Stored data
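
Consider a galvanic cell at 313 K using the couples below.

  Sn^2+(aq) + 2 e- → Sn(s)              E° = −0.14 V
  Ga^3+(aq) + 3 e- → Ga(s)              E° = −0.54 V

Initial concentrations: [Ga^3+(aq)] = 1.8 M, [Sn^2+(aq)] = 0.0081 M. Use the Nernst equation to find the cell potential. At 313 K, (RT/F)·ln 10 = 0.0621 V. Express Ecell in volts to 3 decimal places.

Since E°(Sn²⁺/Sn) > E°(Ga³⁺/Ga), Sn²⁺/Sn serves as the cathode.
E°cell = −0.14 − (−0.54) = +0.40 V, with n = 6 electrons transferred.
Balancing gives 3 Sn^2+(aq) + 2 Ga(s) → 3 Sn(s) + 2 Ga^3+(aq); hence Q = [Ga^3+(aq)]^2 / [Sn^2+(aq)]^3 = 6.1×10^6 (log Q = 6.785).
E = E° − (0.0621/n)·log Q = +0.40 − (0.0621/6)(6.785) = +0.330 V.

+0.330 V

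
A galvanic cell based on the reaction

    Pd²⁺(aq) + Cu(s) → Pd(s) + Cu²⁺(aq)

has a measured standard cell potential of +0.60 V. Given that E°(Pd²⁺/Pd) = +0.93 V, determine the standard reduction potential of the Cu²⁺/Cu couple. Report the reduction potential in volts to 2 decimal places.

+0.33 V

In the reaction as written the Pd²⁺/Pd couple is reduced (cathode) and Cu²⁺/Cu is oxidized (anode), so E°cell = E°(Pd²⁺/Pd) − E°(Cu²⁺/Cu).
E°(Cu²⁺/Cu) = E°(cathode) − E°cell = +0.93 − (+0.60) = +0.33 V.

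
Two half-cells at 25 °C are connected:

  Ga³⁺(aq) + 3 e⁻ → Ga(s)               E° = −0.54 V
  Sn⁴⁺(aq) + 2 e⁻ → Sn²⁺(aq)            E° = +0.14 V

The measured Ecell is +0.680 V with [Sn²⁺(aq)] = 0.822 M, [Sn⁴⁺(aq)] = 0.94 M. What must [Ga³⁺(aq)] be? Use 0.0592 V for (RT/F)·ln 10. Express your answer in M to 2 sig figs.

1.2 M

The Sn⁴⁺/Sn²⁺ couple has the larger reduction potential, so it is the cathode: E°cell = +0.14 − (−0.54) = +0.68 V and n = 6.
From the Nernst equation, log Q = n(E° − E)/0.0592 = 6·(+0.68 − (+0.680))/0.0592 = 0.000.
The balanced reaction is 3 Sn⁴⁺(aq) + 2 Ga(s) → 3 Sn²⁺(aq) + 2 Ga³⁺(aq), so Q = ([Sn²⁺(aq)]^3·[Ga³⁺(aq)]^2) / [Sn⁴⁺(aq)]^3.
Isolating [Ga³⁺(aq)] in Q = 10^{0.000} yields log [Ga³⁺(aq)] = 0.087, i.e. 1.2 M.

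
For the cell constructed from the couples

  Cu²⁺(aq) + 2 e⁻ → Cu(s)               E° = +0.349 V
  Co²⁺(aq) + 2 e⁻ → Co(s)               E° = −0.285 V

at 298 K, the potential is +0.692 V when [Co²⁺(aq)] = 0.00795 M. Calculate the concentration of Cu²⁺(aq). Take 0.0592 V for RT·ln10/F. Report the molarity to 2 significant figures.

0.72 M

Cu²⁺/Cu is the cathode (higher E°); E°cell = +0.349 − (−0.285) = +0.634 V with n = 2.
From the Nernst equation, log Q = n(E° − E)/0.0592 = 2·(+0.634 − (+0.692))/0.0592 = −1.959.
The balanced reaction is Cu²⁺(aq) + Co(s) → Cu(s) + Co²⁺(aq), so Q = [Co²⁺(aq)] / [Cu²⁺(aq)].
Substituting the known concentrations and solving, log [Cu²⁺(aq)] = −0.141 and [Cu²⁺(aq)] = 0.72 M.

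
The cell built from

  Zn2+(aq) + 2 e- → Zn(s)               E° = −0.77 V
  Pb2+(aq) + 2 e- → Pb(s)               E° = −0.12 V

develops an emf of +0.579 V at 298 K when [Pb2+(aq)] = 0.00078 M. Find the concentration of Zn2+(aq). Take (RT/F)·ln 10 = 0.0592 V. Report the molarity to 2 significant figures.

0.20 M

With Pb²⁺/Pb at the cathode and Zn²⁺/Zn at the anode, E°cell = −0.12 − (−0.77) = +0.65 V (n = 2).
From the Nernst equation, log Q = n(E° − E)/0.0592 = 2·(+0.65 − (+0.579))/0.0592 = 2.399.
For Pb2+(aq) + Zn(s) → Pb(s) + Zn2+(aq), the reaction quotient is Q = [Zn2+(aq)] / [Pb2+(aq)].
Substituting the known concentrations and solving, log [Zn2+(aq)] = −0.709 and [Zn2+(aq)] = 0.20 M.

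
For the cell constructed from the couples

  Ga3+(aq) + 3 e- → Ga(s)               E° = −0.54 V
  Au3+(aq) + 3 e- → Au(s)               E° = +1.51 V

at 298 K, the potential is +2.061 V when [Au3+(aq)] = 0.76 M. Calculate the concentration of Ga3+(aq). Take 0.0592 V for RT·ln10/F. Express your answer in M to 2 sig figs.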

| The problem |
From the records above, return each line where "galvanic" occurs.

| Output |
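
Consider a galvanic cell at 313 K using the couples below.
A galvanic cell based on the reaction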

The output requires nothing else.